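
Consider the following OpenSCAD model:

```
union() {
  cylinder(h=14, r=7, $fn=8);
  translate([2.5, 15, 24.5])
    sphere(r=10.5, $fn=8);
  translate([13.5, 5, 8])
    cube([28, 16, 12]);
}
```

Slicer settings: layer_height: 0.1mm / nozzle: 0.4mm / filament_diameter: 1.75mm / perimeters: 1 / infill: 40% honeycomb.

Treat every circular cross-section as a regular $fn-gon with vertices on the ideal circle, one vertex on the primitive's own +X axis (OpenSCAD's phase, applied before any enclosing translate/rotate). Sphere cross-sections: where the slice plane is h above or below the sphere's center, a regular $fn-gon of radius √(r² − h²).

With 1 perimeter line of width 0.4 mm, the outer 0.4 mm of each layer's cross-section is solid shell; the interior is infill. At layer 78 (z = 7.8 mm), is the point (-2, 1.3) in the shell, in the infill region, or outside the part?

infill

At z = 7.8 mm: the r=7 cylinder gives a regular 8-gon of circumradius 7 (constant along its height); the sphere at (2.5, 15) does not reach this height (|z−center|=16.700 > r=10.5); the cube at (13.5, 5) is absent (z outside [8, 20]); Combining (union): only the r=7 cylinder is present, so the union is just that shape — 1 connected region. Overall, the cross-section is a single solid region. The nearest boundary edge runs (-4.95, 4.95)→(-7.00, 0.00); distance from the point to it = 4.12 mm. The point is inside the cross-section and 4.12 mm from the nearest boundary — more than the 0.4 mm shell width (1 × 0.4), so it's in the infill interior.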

+++++

● **ASSIGNED TASK**
Wherever the word "translate" appears in the listing, copy the line that holds it.

● **EXERCISE RESPONSE**
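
  translate([2.5, 15, 24.5])
  translate([13.5, 5, 8])
Treat every circular cross-section as a regular $fn-gon with vertices on the ideal circle, one vertex on the primitive's own +X axis (OpenSCAD's phase, applied before any enclosing translate/rotate). Sphere cross-sections: where the slice plane is h above or below the sphere's center, a regular $fn-gon of radius √(r² − h²).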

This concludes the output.